Extracted material section start
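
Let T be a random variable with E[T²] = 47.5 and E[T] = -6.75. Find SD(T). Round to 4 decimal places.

1.3919

Var(T) = 47.5 − (-6.75)² = 1.9375
SD(T) = √1.9375 ≈ 1.3919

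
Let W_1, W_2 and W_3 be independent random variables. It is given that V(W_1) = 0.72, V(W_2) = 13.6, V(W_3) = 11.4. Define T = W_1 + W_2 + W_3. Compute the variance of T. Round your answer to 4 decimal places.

25.7200

By independence, V(T) = (1)²V(W_1) + (1)²V(W_2) + (1)²V(W_3)
= (1)²·0.72 + (1)²·13.6 + (1)²·11.4 = 25.72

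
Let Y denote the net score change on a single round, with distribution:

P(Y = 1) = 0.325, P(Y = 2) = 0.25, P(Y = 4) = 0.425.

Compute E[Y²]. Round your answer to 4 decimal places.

E[Y²] = (1)²(0.325) + (2)²(0.25) + (4)²(0.425) = 8.125

8.1250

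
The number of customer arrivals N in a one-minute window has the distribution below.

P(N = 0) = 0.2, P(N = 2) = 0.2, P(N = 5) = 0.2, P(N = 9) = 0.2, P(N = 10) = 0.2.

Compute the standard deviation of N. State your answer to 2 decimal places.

3.87

E[N] = (0)(0.2) + (2)(0.2) + (5)(0.2) + (9)(0.2) + (10)(0.2) = 5.2
E[N²] = (0)²(0.2) + (2)²(0.2) + (5)²(0.2) + (9)²(0.2) + (10)²(0.2) = 42
V(N) = E[N²] − (E[N])² = 42 − (5.2)² = 14.96
SD(N) = √14.96 ≈ 3.87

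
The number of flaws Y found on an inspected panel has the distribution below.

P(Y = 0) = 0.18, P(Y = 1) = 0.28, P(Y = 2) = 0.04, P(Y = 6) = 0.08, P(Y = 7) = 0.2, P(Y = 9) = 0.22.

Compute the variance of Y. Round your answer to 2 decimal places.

E[Y] = (0)(0.18) + (1)(0.28) + (2)(0.04) + (6)(0.08) + (7)(0.2) + (9)(0.22) = 4.22
E[Y²] = (0)²(0.18) + (1)²(0.28) + (2)²(0.04) + (6)²(0.08) + (7)²(0.2) + (9)²(0.22) = 30.94
V(Y) = E[Y²] − (E[Y])² = 30.94 − (4.22)² = 13.1316

13.13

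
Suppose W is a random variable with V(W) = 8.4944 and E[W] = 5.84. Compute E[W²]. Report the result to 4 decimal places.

42.6000

E[W²] = V(W) + (E[W])² = 8.4944 + (5.84)² = 42.6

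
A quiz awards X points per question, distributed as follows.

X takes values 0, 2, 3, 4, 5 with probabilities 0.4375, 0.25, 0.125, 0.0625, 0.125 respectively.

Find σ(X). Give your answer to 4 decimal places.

1.7854

E[X] = (0)(0.4375) + (2)(0.25) + (3)(0.125) + (4)(0.0625) + (5)(0.125) = 1.75
E[X²] = (0)²(0.4375) + (2)²(0.25) + (3)²(0.125) + (4)²(0.0625) + (5)²(0.125) = 6.25
Var(X) = E[X²] − (E[X])² = 6.25 − (1.75)² = 3.1875
σ(X) = √3.1875 ≈ 1.7854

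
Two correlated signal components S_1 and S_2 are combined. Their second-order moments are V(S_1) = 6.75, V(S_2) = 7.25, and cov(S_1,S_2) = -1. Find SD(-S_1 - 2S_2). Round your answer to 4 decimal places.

5.6347

V(-S_1 - 2S_2) = (-1)²·V(S_1) + (-2)²·V(S_2) + 2·(-1)·(-2)·cov(S_1,S_2)
= 1·6.75 + 4·7.25 + 4·-1 = 31.75
SD(-S_1 - 2S_2) = √31.75 ≈ 5.6347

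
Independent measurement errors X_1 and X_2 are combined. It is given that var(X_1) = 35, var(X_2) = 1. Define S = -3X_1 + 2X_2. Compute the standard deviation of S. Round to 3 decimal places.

By independence, var(S) = (-3)²var(X_1) + (2)²var(X_2)
= (-3)²·35 + (2)²·1 = 319
σ(S) = √319 ≈ 17.861

17.861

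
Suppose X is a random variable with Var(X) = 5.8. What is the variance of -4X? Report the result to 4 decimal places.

Var(-4X) = (-4)²·Var(X) = 16·5.8 = 92.8

92.8000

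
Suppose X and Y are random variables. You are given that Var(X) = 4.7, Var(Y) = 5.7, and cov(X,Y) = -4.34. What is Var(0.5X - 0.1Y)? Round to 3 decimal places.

1.666

Var(0.5X - 0.1Y) = (0.5)²·Var(X) + (-0.1)²·Var(Y) + 2·(0.5)·(-0.1)·cov(X,Y)
= 0.25·4.7 + 0.01·5.7 + -0.1·-4.34 = 1.666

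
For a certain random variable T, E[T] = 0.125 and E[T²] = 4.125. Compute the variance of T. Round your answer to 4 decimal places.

4.1094

Var(T) = 4.125 − (0.125)² = 4.109375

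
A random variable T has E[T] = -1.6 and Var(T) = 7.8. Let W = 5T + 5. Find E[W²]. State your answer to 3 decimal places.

204.000

E[5T + 5] = 5·-1.6 + 5 = -3
Var(5T + 5) = (5)²·7.8 = 195
E[W²] = Var(W) + (E[W])² = 195 + (-3)² = 204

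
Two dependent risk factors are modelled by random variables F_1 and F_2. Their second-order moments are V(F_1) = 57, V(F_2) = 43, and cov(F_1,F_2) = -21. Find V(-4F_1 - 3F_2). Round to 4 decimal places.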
Extracted material section end
Please transcribe the data exactly from its first line. End with the line that contains "P(N = 0) = 0.2, P(N".

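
Let T be a random variable with E[T²] = 47.5 and E[T] = -6.75. Find SD(T). Round to 4 decimal places.

1.3919

Var(T) = 47.5 − (-6.75)² = 1.9375
SD(T) = √1.9375 ≈ 1.3919

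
Let W_1, W_2 and W_3 be independent random variables. It is given that V(W_1) = 0.72, V(W_2) = 13.6, V(W_3) = 11.4. Define T = W_1 + W_2 + W_3. Compute the variance of T. Round your answer to 4 decimal places.

25.7200

By independence, V(T) = (1)²V(W_1) + (1)²V(W_2) + (1)²V(W_3)
= (1)²·0.72 + (1)²·13.6 + (1)²·11.4 = 25.72

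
Let Y denote the net score change on a single round, with distribution:

P(Y = 1) = 0.325, P(Y = 2) = 0.25, P(Y = 4) = 0.425.

Compute E[Y²]. Round your answer to 4 decimal places.

E[Y²] = (1)²(0.325) + (2)²(0.25) + (4)²(0.425) = 8.125

8.1250

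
The number of customer arrivals N in a one-minute window has the distribution below.

P(N = 0) = 0.2, P(N = 2) = 0.2, P(N = 5) = 0.2, P(N = 9) = 0.2, P(N = 10) = 0.2.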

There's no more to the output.